> **ACTION ITEM**
Would it be possible to reproduce every entry exactly, please?

> **DATA IN THIS EXERCISE**
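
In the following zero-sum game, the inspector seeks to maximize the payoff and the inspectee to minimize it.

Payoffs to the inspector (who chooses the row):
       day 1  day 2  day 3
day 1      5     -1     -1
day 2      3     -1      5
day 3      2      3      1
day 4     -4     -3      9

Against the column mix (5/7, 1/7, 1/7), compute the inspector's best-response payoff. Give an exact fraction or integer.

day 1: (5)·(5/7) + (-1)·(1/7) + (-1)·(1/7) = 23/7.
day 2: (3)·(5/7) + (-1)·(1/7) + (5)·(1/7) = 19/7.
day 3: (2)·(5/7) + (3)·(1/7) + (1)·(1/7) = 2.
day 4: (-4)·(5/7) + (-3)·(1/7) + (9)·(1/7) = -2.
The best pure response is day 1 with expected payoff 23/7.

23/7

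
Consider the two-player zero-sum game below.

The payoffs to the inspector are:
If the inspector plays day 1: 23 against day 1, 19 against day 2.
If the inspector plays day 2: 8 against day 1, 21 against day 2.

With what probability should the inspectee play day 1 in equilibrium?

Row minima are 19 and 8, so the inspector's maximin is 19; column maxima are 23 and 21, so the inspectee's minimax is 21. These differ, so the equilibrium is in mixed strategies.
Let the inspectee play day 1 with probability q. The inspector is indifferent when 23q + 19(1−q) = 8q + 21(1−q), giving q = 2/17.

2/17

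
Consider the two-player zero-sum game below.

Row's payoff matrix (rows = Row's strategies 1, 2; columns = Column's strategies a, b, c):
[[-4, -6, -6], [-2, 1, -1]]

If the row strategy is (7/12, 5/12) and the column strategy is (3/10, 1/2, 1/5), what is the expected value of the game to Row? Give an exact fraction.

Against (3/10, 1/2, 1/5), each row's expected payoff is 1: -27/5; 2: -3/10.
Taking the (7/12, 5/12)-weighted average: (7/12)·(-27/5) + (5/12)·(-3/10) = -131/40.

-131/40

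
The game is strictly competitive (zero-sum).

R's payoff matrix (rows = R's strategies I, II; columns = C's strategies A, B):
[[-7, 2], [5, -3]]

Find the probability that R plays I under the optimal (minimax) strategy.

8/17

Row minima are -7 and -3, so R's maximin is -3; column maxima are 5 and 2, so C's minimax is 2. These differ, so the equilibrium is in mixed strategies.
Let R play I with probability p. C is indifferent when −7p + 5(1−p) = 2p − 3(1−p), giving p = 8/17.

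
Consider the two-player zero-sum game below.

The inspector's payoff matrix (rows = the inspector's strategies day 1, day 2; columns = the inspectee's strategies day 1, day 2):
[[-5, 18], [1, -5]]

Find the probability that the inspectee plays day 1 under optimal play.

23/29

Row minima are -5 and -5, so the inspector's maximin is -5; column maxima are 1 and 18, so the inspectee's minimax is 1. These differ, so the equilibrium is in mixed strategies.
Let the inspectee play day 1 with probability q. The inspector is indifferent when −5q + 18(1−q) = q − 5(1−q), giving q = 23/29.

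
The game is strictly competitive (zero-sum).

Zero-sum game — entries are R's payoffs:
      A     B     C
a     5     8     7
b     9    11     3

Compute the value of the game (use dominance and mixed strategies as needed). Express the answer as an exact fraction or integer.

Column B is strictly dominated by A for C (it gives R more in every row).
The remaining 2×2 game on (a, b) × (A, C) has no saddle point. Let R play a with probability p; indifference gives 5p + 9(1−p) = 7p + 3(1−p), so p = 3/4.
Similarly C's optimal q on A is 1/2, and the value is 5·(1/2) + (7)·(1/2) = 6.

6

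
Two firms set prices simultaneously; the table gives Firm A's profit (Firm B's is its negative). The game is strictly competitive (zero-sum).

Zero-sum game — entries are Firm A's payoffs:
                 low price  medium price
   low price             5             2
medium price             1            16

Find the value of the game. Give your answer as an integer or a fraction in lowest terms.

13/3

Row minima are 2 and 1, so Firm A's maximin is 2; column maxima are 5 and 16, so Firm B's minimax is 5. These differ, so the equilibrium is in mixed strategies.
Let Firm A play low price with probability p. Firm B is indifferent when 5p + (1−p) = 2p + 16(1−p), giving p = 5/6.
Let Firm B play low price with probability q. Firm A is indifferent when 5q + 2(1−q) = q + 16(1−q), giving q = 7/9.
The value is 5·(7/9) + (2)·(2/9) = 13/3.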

> **RESPONSE AREA**
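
In the following zero-sum game, the inspector seeks to maximize the payoff and the inspectee to minimize it.

Payoffs to the inspector (who chooses the row):
       day 1  day 2  day 3
day 1      5     -1     -1
day 2      3     -1      5
day 3      2      3      1
day 4     -4     -3      9

Against the column mix (5/7, 1/7, 1/7), compute the inspector's best-response payoff. Give an exact fraction or integer.

day 1: (5)·(5/7) + (-1)·(1/7) + (-1)·(1/7) = 23/7.
day 2: (3)·(5/7) + (-1)·(1/7) + (5)·(1/7) = 19/7.
day 3: (2)·(5/7) + (3)·(1/7) + (1)·(1/7) = 2.
day 4: (-4)·(5/7) + (-3)·(1/7) + (9)·(1/7) = -2.
The best pure response is day 1 with expected payoff 23/7.

23/7

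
Consider the two-player zero-sum game below.

The payoffs to the inspector are:
If the inspector plays day 1: 23 against day 1, 19 against day 2.
If the inspector plays day 2: 8 against day 1, 21 against day 2.

With what probability should the inspectee play day 1 in equilibrium?

Row minima are 19 and 8, so the inspector's maximin is 19; column maxima are 23 and 21, so the inspectee's minimax is 21. These differ, so the equilibrium is in mixed strategies.
Let the inspectee play day 1 with probability q. The inspector is indifferent when 23q + 19(1−q) = 8q + 21(1−q), giving q = 2/17.

2/17

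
Consider the two-player zero-sum game below.

Row's payoff matrix (rows = Row's strategies 1, 2; columns = Column's strategies a, b, c):
[[-4, -6, -6], [-2, 1, -1]]

If the row strategy is (7/12, 5/12) and the column strategy is (3/10, 1/2, 1/5), what is the expected value of the game to Row? Give an exact fraction.

Against (3/10, 1/2, 1/5), each row's expected payoff is 1: -27/5; 2: -3/10.
Taking the (7/12, 5/12)-weighted average: (7/12)·(-27/5) + (5/12)·(-3/10) = -131/40.

-131/40

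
The game is strictly competitive (zero-sum).

R's payoff matrix (rows = R's strategies I, II; columns = C's strategies A, B):
[[-7, 2], [5, -3]]

Find the probability that R plays I under the optimal (minimax) strategy.

8/17

Row minima are -7 and -3, so R's maximin is -3; column maxima are 5 and 2, so C's minimax is 2. These differ, so the equilibrium is in mixed strategies.
Let R play I with probability p. C is indifferent when −7p + 5(1−p) = 2p − 3(1−p), giving p = 8/17.

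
Consider the two-player zero-sum game below.

The inspector's payoff matrix (rows = the inspector's strategies day 1, day 2; columns = the inspectee's strategies day 1, day 2):
[[-5, 18], [1, -5]]

Find the probability that the inspectee plays day 1 under optimal play.

23/29

Row minima are -5 and -5, so the inspector's maximin is -5; column maxima are 1 and 18, so the inspectee's minimax is 1. These differ, so the equilibrium is in mixed strategies.
Let the inspectee play day 1 with probability q. The inspector is indifferent when −5q + 18(1−q) = q − 5(1−q), giving q = 23/29.

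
The game is strictly competitive (zero-sum).

Zero-sum game — entries are R's payoffs:
      A     B     C
a     5     8     7
b     9    11     3

Compute the value of the game (use dominance and mixed strategies as needed). Express the answer as an exact fraction or integer.

Column B is strictly dominated by A for C (it gives R more in every row).
The remaining 2×2 game on (a, b) × (A, C) has no saddle point. Let R play a with probability p; indifference gives 5p + 9(1−p) = 7p + 3(1−p), so p = 3/4.
Similarly C's optimal q on A is 1/2, and the value is 5·(1/2) + (7)·(1/2) = 6.

6

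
Two firms set prices simultaneously; the table gives Firm A's profit (Firm B's is its negative). The game is strictly competitive (zero-sum).

Zero-sum game — entries are Firm A's payoffs:
                 low price  medium price
   low price             5             2
medium price             1            16

Find the value of the game. Give your answer as an integer or a fraction in lowest terms.

13/3

Row minima are 2 and 1, so Firm A's maximin is 2; column maxima are 5 and 16, so Firm B's minimax is 5. These differ, so the equilibrium is in mixed strategies.
Let Firm A play low price with probability p. Firm B is indifferent when 5p + (1−p) = 2p + 16(1−p), giving p = 5/6.
Let Firm B play low price with probability q. Firm A is indifferent when 5q + 2(1−q) = q + 16(1−q), giving q = 7/9.
The value is 5·(7/9) + (2)·(2/9) = 13/3.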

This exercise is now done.